#### Task instructions:
Your task is to output the data exactly as it stands.

#### Extracted material:
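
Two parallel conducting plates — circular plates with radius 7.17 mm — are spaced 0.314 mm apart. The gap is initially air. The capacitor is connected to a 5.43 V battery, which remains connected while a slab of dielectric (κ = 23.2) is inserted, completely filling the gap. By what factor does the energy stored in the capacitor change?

23.2

Battery connected ⇒ V is held fixed.
C₂ = 23.2 C₁ and U = ½CV², so U₂/U₁ = C₂/C₁ = 23.2.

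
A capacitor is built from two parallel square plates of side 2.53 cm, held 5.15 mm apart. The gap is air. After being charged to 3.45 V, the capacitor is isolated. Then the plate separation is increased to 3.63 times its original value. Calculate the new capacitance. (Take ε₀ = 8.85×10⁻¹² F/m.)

A = (2.53 cm)² = 6.40×10⁻⁴ m².
Initially C₁ = ε₀A/d = 8.85×10⁻¹² × 6.40×10⁻⁴ / 5.15×10⁻³ = 1.10×10⁻¹² F.
C = ε₀A/d scales as 1/d, so C₂/C₁ = d₁/d₂ = 1/3.63 = 0.275.
C₂ = 0.275 × 1.10×10⁻¹² = 3.03×10⁻¹³ F.

C ≈ 3.03×10⁻¹³ F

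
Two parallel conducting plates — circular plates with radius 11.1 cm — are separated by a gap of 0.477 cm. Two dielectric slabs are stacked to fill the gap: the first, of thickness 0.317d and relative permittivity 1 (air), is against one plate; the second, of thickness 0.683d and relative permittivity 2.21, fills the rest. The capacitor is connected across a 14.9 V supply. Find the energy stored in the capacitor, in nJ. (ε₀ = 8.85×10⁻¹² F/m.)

U ≈ 12.7 nJ

A = π(11.1 cm)² = 3.87×10⁻² m².
Stacked slabs ⇒ two capacitors in series, each with the full plate area.
C₁ = κ₁ε₀A/d₁ = 1.00 × 8.85×10⁻¹² × 3.87×10⁻² / 1.51×10⁻³ = 2.27×10⁻¹⁰ F.
C₂ = κ₂ε₀A/d₂ = 2.21 × 8.85×10⁻¹² × 3.87×10⁻² / 3.26×10⁻³ = 2.32×10⁻¹⁰ F.
C = (1/C₁ + 1/C₂)⁻¹ = 1.15×10⁻¹⁰ F.
U = ½CV² = ½ × 1.15×10⁻¹⁰ × (14.9)² = 1.27×10⁻⁸ J.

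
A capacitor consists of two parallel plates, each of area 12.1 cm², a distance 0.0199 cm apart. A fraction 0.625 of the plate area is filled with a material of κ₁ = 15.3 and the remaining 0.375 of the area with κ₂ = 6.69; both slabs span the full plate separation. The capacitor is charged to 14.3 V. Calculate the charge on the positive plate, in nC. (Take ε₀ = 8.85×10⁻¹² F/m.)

Q ≈ 9.29 nC

A = 12.1 cm² = 1.21×10⁻³ m².
Side-by-side slabs ⇒ two capacitors in parallel, each spanning the full gap.
C₁ = κ₁ε₀A₁/d = 15.3 × 8.85×10⁻¹² × 7.56×10⁻⁴ / 1.99×10⁻⁴ = 5.15×10⁻¹⁰ F.
C₂ = κ₂ε₀A₂/d = 6.69 × 8.85×10⁻¹² × 4.54×10⁻⁴ / 1.99×10⁻⁴ = 1.35×10⁻¹⁰ F.
C = C₁ + C₂ = 6.50×10⁻¹⁰ F.
Q = CV = 6.50×10⁻¹⁰ × 14.3 = 9.29×10⁻⁹ C.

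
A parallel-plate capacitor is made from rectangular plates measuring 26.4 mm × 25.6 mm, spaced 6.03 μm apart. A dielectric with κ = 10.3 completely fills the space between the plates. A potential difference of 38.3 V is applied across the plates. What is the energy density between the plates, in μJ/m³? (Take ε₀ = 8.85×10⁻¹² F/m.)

E = V/d = 38.3 / 6.03×10⁻⁶ = 6.35×10⁶ V/m.
u = ½κε₀E² = ½ × 10.3 × 8.85×10⁻¹² × (6.35×10⁶)² = 1.84×10³ J/m³.

u ≈ 1.84×10⁹ μJ/m³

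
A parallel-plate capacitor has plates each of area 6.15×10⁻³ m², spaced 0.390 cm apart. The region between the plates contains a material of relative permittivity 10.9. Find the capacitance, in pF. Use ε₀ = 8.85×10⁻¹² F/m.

C = κε₀A/d = 10.9 × 8.85×10⁻¹² × 6.15×10⁻³ / 3.90×10⁻³ = 1.52×10⁻¹⁰ F.

C ≈ 152 pF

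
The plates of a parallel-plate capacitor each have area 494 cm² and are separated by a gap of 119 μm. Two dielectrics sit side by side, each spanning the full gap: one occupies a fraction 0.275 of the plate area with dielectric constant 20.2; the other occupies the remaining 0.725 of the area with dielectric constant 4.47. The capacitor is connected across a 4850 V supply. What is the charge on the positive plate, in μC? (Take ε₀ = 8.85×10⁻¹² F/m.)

A = 494 cm² = 4.94×10⁻² m².
Side-by-side slabs ⇒ two capacitors in parallel, each spanning the full gap.
C₁ = κ₁ε₀A₁/d = 20.2 × 8.85×10⁻¹² × 1.36×10⁻² / 1.19×10⁻⁴ = 2.04×10⁻⁸ F.
C₂ = κ₂ε₀A₂/d = 4.47 × 8.85×10⁻¹² × 3.58×10⁻² / 1.19×10⁻⁴ = 1.19×10⁻⁸ F.
C = C₁ + C₂ = 3.23×10⁻⁸ F.
Q = CV = 3.23×10⁻⁸ × 4850 = 1.57×10⁻⁴ C.

Q ≈ 157 μC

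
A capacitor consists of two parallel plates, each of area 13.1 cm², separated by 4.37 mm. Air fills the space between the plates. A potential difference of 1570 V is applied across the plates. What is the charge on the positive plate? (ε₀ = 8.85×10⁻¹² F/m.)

A = 13.1 cm² = 1.31×10⁻³ m².
C = ε₀A/d = 8.85×10⁻¹² × 1.31×10⁻³ / 4.37×10⁻³ = 2.65×10⁻¹² F.
Q = CV = 2.65×10⁻¹² × 1570 = 4.17×10⁻⁹ C.

4.17 nC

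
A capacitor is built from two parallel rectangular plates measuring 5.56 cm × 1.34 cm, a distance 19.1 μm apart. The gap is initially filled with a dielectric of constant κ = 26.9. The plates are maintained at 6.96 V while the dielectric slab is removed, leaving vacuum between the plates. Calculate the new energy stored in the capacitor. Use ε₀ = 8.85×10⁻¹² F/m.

A = 5.56 × 1.34 cm² = 7.45×10⁻⁴ m².
Initially C₁ = κε₀A/d = 26.9 × 8.85×10⁻¹² × 7.45×10⁻⁴ / 1.91×10⁻⁵ = 9.29×10⁻⁹ F.
U₁ = 2.25×10⁻⁷ J.
Battery connected ⇒ V is held fixed. C₂ = 0.0372 C₁ and U = ½CV², so U₂/U₁ = C₂/C₁ = 0.0372.
U₂ = 0.0372 × 2.25×10⁻⁷ = 8.36×10⁻⁹ J.

8.36 nJ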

#### Task result:
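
Two parallel conducting plates — circular plates with radius 7.17 mm — are spaced 0.314 mm apart. The gap is initially air. The capacitor is connected to a 5.43 V battery, which remains connected while a slab of dielectric (κ = 23.2) is inserted, completely filling the gap. By what factor does the energy stored in the capacitor change?

23.2

Battery connected ⇒ V is held fixed.
C₂ = 23.2 C₁ and U = ½CV², so U₂/U₁ = C₂/C₁ = 23.2.

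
A capacitor is built from two parallel square plates of side 2.53 cm, held 5.15 mm apart. The gap is air. After being charged to 3.45 V, the capacitor is isolated. Then the plate separation is increased to 3.63 times its original value. Calculate the new capacitance. (Take ε₀ = 8.85×10⁻¹² F/m.)

A = (2.53 cm)² = 6.40×10⁻⁴ m².
Initially C₁ = ε₀A/d = 8.85×10⁻¹² × 6.40×10⁻⁴ / 5.15×10⁻³ = 1.10×10⁻¹² F.
C = ε₀A/d scales as 1/d, so C₂/C₁ = d₁/d₂ = 1/3.63 = 0.275.
C₂ = 0.275 × 1.10×10⁻¹² = 3.03×10⁻¹³ F.

C ≈ 3.03×10⁻¹³ F

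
Two parallel conducting plates — circular plates with radius 11.1 cm — are separated by a gap of 0.477 cm. Two dielectric slabs are stacked to fill the gap: the first, of thickness 0.317d and relative permittivity 1 (air), is against one plate; the second, of thickness 0.683d and relative permittivity 2.21, fills the rest. The capacitor is connected across a 14.9 V supply. Find the energy stored in the capacitor, in nJ. (ε₀ = 8.85×10⁻¹² F/m.)

U ≈ 12.7 nJ

A = π(11.1 cm)² = 3.87×10⁻² m².
Stacked slabs ⇒ two capacitors in series, each with the full plate area.
C₁ = κ₁ε₀A/d₁ = 1.00 × 8.85×10⁻¹² × 3.87×10⁻² / 1.51×10⁻³ = 2.27×10⁻¹⁰ F.
C₂ = κ₂ε₀A/d₂ = 2.21 × 8.85×10⁻¹² × 3.87×10⁻² / 3.26×10⁻³ = 2.32×10⁻¹⁰ F.
C = (1/C₁ + 1/C₂)⁻¹ = 1.15×10⁻¹⁰ F.
U = ½CV² = ½ × 1.15×10⁻¹⁰ × (14.9)² = 1.27×10⁻⁸ J.

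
A capacitor consists of two parallel plates, each of area 12.1 cm², a distance 0.0199 cm apart. A fraction 0.625 of the plate area is filled with a material of κ₁ = 15.3 and the remaining 0.375 of the area with κ₂ = 6.69; both slabs span the full plate separation. The capacitor is charged to 14.3 V. Calculate the charge on the positive plate, in nC. (Take ε₀ = 8.85×10⁻¹² F/m.)

Q ≈ 9.29 nC

A = 12.1 cm² = 1.21×10⁻³ m².
Side-by-side slabs ⇒ two capacitors in parallel, each spanning the full gap.
C₁ = κ₁ε₀A₁/d = 15.3 × 8.85×10⁻¹² × 7.56×10⁻⁴ / 1.99×10⁻⁴ = 5.15×10⁻¹⁰ F.
C₂ = κ₂ε₀A₂/d = 6.69 × 8.85×10⁻¹² × 4.54×10⁻⁴ / 1.99×10⁻⁴ = 1.35×10⁻¹⁰ F.
C = C₁ + C₂ = 6.50×10⁻¹⁰ F.
Q = CV = 6.50×10⁻¹⁰ × 14.3 = 9.29×10⁻⁹ C.

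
A parallel-plate capacitor is made from rectangular plates measuring 26.4 mm × 25.6 mm, spaced 6.03 μm apart. A dielectric with κ = 10.3 completely fills the space between the plates. A potential difference of 38.3 V is applied across the plates. What is the energy density between the plates, in μJ/m³? (Take ε₀ = 8.85×10⁻¹² F/m.)

E = V/d = 38.3 / 6.03×10⁻⁶ = 6.35×10⁶ V/m.
u = ½κε₀E² = ½ × 10.3 × 8.85×10⁻¹² × (6.35×10⁶)² = 1.84×10³ J/m³.

u ≈ 1.84×10⁹ μJ/m³

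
A parallel-plate capacitor has plates each of area 6.15×10⁻³ m², spaced 0.390 cm apart. The region between the plates contains a material of relative permittivity 10.9. Find the capacitance, in pF. Use ε₀ = 8.85×10⁻¹² F/m.

C = κε₀A/d = 10.9 × 8.85×10⁻¹² × 6.15×10⁻³ / 3.90×10⁻³ = 1.52×10⁻¹⁰ F.

C ≈ 152 pF

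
The plates of a parallel-plate capacitor each have area 494 cm² and are separated by a gap of 119 μm. Two dielectrics sit side by side, each spanning the full gap: one occupies a fraction 0.275 of the plate area with dielectric constant 20.2; the other occupies the remaining 0.725 of the area with dielectric constant 4.47. The capacitor is connected across a 4850 V supply. What is the charge on the positive plate, in μC? (Take ε₀ = 8.85×10⁻¹² F/m.)

A = 494 cm² = 4.94×10⁻² m².
Side-by-side slabs ⇒ two capacitors in parallel, each spanning the full gap.
C₁ = κ₁ε₀A₁/d = 20.2 × 8.85×10⁻¹² × 1.36×10⁻² / 1.19×10⁻⁴ = 2.04×10⁻⁸ F.
C₂ = κ₂ε₀A₂/d = 4.47 × 8.85×10⁻¹² × 3.58×10⁻² / 1.19×10⁻⁴ = 1.19×10⁻⁸ F.
C = C₁ + C₂ = 3.23×10⁻⁸ F.
Q = CV = 3.23×10⁻⁸ × 4850 = 1.57×10⁻⁴ C.

Q ≈ 157 μC

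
A capacitor consists of two parallel plates, each of area 13.1 cm², separated by 4.37 mm. Air fills the space between the plates. A potential difference of 1570 V is applied across the plates. What is the charge on the positive plate? (ε₀ = 8.85×10⁻¹² F/m.)

A = 13.1 cm² = 1.31×10⁻³ m².
C = ε₀A/d = 8.85×10⁻¹² × 1.31×10⁻³ / 4.37×10⁻³ = 2.65×10⁻¹² F.
Q = CV = 2.65×10⁻¹² × 1570 = 4.17×10⁻⁹ C.

4.17 nC

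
A capacitor is built from two parallel rectangular plates measuring 5.56 cm × 1.34 cm, a distance 19.1 μm apart. The gap is initially filled with a dielectric of constant κ = 26.9. The plates are maintained at 6.96 V while the dielectric slab is removed, leaving vacuum between the plates. Calculate the new energy stored in the capacitor. Use ε₀ = 8.85×10⁻¹² F/m.

A = 5.56 × 1.34 cm² = 7.45×10⁻⁴ m².
Initially C₁ = κε₀A/d = 26.9 × 8.85×10⁻¹² × 7.45×10⁻⁴ / 1.91×10⁻⁵ = 9.29×10⁻⁹ F.
U₁ = 2.25×10⁻⁷ J.
Battery connected ⇒ V is held fixed. C₂ = 0.0372 C₁ and U = ½CV², so U₂/U₁ = C₂/C₁ = 0.0372.
U₂ = 0.0372 × 2.25×10⁻⁷ = 8.36×10⁻⁹ J.

8.36 nJ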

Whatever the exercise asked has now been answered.